Work to complete ▸
Output only the lines of the entries that follow, starting at the one with "(3 / 11) *(-1 *38)" and running down to the one with "((9/11)/((19/10))) * ((-5", both included and unchanged.

Dataset records ▸

----

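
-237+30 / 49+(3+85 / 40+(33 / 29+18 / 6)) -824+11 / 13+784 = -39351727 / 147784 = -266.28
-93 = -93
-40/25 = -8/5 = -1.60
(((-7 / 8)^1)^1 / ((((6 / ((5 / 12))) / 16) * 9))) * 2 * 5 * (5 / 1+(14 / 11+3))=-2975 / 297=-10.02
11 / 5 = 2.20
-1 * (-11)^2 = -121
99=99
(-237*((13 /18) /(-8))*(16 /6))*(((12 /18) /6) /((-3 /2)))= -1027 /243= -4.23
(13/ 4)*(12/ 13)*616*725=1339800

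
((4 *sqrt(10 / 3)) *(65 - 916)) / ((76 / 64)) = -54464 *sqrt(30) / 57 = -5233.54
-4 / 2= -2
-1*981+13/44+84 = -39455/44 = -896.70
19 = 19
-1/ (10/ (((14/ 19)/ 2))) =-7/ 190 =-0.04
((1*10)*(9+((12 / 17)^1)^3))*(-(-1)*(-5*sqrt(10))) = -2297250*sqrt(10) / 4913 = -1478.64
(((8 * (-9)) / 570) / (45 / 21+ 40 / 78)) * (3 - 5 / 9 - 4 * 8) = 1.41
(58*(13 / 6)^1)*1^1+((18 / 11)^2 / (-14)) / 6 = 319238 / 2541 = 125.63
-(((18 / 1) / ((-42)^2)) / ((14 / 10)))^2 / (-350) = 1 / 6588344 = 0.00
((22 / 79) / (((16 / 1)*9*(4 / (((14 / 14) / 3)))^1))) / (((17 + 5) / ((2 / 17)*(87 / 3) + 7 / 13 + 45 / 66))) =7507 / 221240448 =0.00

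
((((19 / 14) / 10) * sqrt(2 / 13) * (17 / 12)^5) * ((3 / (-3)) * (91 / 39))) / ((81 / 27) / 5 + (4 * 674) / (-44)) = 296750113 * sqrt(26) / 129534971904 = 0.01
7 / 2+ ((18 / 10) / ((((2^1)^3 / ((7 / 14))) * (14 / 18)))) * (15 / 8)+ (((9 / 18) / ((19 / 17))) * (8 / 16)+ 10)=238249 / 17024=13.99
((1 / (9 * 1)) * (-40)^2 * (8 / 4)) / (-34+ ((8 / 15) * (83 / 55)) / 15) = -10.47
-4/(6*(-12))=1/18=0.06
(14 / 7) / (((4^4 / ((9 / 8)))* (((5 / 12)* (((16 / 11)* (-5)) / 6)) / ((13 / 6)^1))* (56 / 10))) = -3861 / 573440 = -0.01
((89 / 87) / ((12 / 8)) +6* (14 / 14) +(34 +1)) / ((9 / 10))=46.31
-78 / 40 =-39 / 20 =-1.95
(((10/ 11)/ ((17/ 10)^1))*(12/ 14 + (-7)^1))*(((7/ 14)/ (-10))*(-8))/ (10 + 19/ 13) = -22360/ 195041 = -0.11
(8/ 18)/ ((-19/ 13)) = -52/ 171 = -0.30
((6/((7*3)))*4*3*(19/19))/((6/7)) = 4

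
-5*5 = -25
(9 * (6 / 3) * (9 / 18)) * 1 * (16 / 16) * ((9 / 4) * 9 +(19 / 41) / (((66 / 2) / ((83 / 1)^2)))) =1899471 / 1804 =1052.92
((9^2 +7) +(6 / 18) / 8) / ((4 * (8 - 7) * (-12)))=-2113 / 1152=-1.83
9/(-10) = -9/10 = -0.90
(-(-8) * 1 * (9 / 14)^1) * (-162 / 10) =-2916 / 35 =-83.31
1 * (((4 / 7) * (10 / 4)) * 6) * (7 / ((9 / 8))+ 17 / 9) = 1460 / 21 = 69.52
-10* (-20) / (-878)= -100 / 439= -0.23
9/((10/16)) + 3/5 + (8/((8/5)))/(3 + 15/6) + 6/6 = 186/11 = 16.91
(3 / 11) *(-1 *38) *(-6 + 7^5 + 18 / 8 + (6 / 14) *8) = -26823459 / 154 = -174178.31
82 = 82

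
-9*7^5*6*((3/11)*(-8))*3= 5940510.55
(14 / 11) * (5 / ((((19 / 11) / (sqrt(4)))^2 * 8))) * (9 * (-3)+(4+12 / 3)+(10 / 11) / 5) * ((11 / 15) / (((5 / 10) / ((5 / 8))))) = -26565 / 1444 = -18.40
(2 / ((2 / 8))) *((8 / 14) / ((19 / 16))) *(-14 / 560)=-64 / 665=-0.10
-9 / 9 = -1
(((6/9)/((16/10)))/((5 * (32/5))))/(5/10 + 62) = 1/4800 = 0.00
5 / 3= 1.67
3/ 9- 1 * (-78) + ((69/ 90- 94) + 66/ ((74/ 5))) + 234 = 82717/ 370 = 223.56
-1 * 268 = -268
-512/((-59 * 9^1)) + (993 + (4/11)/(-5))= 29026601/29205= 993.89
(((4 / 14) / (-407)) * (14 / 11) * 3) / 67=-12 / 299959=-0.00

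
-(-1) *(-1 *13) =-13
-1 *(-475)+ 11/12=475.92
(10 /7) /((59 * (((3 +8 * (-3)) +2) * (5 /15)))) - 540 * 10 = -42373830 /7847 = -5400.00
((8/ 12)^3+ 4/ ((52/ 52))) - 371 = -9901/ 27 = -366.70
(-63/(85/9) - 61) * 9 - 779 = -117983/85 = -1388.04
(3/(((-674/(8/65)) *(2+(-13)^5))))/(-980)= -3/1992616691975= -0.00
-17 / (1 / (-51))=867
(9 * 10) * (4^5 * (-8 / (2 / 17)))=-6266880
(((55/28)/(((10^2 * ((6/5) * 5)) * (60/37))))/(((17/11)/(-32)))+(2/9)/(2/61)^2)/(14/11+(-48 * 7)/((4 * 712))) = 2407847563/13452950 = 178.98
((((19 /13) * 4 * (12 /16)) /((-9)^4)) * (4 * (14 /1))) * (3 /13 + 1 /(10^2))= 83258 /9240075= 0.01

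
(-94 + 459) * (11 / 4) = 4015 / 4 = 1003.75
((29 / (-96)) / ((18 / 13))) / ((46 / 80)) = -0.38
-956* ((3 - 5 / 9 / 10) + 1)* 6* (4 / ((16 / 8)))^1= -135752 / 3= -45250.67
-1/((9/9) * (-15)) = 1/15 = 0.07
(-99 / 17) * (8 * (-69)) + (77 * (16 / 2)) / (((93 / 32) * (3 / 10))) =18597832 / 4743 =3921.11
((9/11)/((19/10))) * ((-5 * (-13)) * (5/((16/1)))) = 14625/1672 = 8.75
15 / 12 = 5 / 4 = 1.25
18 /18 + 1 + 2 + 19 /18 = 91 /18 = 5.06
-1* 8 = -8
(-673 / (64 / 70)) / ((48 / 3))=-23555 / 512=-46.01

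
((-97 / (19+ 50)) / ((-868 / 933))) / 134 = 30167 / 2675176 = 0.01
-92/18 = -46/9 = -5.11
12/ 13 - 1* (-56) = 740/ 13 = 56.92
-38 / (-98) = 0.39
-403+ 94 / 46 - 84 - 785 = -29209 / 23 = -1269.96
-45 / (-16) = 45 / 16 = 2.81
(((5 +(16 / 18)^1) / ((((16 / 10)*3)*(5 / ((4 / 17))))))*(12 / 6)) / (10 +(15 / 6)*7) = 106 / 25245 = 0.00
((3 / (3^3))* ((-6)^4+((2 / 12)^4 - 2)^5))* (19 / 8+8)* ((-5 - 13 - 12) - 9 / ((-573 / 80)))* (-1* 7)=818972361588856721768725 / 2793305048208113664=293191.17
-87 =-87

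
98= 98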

----

Written answer ▸
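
(3 / 11) *(-1 *38) *(-6 + 7^5 + 18 / 8 + (6 / 14) *8) = -26823459 / 154 = -174178.31
82 = 82

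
-9*7^5*6*((3/11)*(-8))*3= 5940510.55
(14 / 11) * (5 / ((((19 / 11) / (sqrt(4)))^2 * 8))) * (9 * (-3)+(4+12 / 3)+(10 / 11) / 5) * ((11 / 15) / (((5 / 10) / ((5 / 8))))) = -26565 / 1444 = -18.40
(2 / ((2 / 8))) *((8 / 14) / ((19 / 16))) *(-14 / 560)=-64 / 665=-0.10
-9 / 9 = -1
(((6/9)/((16/10)))/((5 * (32/5))))/(5/10 + 62) = 1/4800 = 0.00
5 / 3= 1.67
3/ 9- 1 * (-78) + ((69/ 90- 94) + 66/ ((74/ 5))) + 234 = 82717/ 370 = 223.56
-1 * 268 = -268
-512/((-59 * 9^1)) + (993 + (4/11)/(-5))= 29026601/29205= 993.89
(((4 / 14) / (-407)) * (14 / 11) * 3) / 67=-12 / 299959=-0.00

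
-(-1) *(-1 *13) =-13
-1 *(-475)+ 11/12=475.92
(10 /7) /((59 * (((3 +8 * (-3)) +2) * (5 /15)))) - 540 * 10 = -42373830 /7847 = -5400.00
((8/ 12)^3+ 4/ ((52/ 52))) - 371 = -9901/ 27 = -366.70
(-63/(85/9) - 61) * 9 - 779 = -117983/85 = -1388.04
(3/(((-674/(8/65)) *(2+(-13)^5))))/(-980)= -3/1992616691975= -0.00
-17 / (1 / (-51))=867
(9 * 10) * (4^5 * (-8 / (2 / 17)))=-6266880
(((55/28)/(((10^2 * ((6/5) * 5)) * (60/37))))/(((17/11)/(-32)))+(2/9)/(2/61)^2)/(14/11+(-48 * 7)/((4 * 712))) = 2407847563/13452950 = 178.98
((((19 /13) * 4 * (12 /16)) /((-9)^4)) * (4 * (14 /1))) * (3 /13 + 1 /(10^2))= 83258 /9240075= 0.01

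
(-94 + 459) * (11 / 4) = 4015 / 4 = 1003.75
((29 / (-96)) / ((18 / 13))) / ((46 / 80)) = -0.38
-956* ((3 - 5 / 9 / 10) + 1)* 6* (4 / ((16 / 8)))^1= -135752 / 3= -45250.67
-1/((9/9) * (-15)) = 1/15 = 0.07
(-99 / 17) * (8 * (-69)) + (77 * (16 / 2)) / (((93 / 32) * (3 / 10))) =18597832 / 4743 =3921.11
((9/11)/((19/10))) * ((-5 * (-13)) * (5/((16/1)))) = 14625/1672 = 8.75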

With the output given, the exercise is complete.